▶ WHAT IS EXPECTED
Every entry, from first to last, must be written out exactly.
BEGIN
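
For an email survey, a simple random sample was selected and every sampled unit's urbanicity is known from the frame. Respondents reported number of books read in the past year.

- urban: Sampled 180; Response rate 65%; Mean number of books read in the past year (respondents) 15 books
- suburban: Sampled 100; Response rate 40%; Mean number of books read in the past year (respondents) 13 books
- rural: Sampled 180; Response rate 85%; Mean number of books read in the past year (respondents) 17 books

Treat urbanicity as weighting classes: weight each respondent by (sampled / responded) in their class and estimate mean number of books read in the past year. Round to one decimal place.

Inverse-response-rate weighting restores each class to its sampled count, so class totals weight by n_sampled:
  urban: 180 × 15 = 2700
  suburban: 100 × 13 = 1300
  rural: 180 × 17 = 3060
Adjusted estimate = 7060 / 460 = 15.3478 → 15.3.

15.3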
END
▶ RESPONSE TO THE TASK
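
For an email survey, a simple random sample was selected and every sampled unit's urbanicity is known from the frame. Respondents reported number of books read in the past year.

- urban: Sampled 180; Response rate 65%; Mean number of books read in the past year (respondents) 15 books
- suburban: Sampled 100; Response rate 40%; Mean number of books read in the past year (respondents) 13 books
- rural: Sampled 180; Response rate 85%; Mean number of books read in the past year (respondents) 17 books

Treat urbanicity as weighting classes: weight each respondent by (sampled / responded) in their class and estimate mean number of books read in the past year. Round to one decimal place.

Inverse-response-rate weighting restores each class to its sampled count, so class totals weight by n_sampled:
  urban: 180 × 15 = 2700
  suburban: 100 × 13 = 1300
  rural: 180 × 17 = 3060
Adjusted estimate = 7060 / 460 = 15.3478 → 15.3.

15.3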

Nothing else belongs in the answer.